◆ Records shown ◆

——————————

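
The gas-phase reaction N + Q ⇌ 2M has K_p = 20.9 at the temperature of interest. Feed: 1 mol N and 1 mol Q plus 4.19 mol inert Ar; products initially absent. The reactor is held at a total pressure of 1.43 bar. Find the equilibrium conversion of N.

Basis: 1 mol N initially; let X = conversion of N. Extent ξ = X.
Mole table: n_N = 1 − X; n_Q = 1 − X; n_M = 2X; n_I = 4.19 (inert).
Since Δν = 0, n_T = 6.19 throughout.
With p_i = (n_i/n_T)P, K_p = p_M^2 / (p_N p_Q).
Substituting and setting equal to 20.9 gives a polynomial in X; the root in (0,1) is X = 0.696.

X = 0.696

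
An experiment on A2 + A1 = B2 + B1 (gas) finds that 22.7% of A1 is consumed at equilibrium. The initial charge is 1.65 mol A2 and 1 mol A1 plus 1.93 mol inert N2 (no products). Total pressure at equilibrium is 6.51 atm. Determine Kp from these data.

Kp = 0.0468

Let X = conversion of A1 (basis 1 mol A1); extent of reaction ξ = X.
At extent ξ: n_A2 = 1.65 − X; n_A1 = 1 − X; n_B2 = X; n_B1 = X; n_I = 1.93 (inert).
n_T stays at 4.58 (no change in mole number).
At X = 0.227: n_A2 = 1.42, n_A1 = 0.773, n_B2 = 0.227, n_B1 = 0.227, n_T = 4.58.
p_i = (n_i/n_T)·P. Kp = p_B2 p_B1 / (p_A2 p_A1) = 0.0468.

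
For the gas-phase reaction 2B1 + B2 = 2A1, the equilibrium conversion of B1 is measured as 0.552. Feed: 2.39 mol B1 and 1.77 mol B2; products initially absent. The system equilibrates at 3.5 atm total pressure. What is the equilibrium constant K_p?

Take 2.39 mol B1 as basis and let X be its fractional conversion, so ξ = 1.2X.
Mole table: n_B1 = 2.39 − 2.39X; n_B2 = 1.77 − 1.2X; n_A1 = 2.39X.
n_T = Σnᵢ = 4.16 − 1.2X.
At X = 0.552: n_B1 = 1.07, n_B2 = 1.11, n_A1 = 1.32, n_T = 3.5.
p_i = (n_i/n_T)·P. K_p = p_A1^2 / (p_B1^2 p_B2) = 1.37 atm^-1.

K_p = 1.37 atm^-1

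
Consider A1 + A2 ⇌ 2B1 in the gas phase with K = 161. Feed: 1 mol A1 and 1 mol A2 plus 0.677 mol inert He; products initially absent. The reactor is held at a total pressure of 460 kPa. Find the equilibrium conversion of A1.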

——————————

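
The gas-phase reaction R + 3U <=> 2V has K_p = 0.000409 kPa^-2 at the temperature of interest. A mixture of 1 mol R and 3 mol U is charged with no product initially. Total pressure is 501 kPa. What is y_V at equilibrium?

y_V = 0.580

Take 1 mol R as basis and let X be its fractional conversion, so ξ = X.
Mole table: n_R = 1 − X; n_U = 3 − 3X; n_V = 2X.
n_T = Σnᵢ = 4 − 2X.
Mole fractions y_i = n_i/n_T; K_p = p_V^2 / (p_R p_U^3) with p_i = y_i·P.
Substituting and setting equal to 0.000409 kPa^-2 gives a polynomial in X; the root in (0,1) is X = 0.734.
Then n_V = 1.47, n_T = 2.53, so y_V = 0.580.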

——————————

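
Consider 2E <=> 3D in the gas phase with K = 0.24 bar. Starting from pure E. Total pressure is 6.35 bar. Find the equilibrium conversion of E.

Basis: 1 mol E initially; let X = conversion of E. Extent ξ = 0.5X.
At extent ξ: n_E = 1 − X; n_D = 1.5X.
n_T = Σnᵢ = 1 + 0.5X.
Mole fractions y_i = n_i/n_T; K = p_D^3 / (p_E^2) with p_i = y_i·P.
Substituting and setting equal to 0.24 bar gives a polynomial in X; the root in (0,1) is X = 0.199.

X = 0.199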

——————————

◆ Aim of the task ◆
An exact copy of the lines above between the line holding "For the gas-phase" and the line holding "Consider A1 +", inclusive, is the whole answer.

◆ Exercise output ◆
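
For the gas-phase reaction 2B1 + B2 = 2A1, the equilibrium conversion of B1 is measured as 0.552. Feed: 2.39 mol B1 and 1.77 mol B2; products initially absent. The system equilibrates at 3.5 atm total pressure. What is the equilibrium constant K_p?

Take 2.39 mol B1 as basis and let X be its fractional conversion, so ξ = 1.2X.
Mole table: n_B1 = 2.39 − 2.39X; n_B2 = 1.77 − 1.2X; n_A1 = 2.39X.
n_T = Σnᵢ = 4.16 − 1.2X.
At X = 0.552: n_B1 = 1.07, n_B2 = 1.11, n_A1 = 1.32, n_T = 3.5.
p_i = (n_i/n_T)·P. K_p = p_A1^2 / (p_B1^2 p_B2) = 1.37 atm^-1.

K_p = 1.37 atm^-1

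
Consider A1 + A2 ⇌ 2B1 in the gas phase with K = 161. Feed: 1 mol A1 and 1 mol A2 plus 0.677 mol inert He; products initially absent. The reactor is held at a total pressure of 460 kPa. Find the equilibrium conversion of A1.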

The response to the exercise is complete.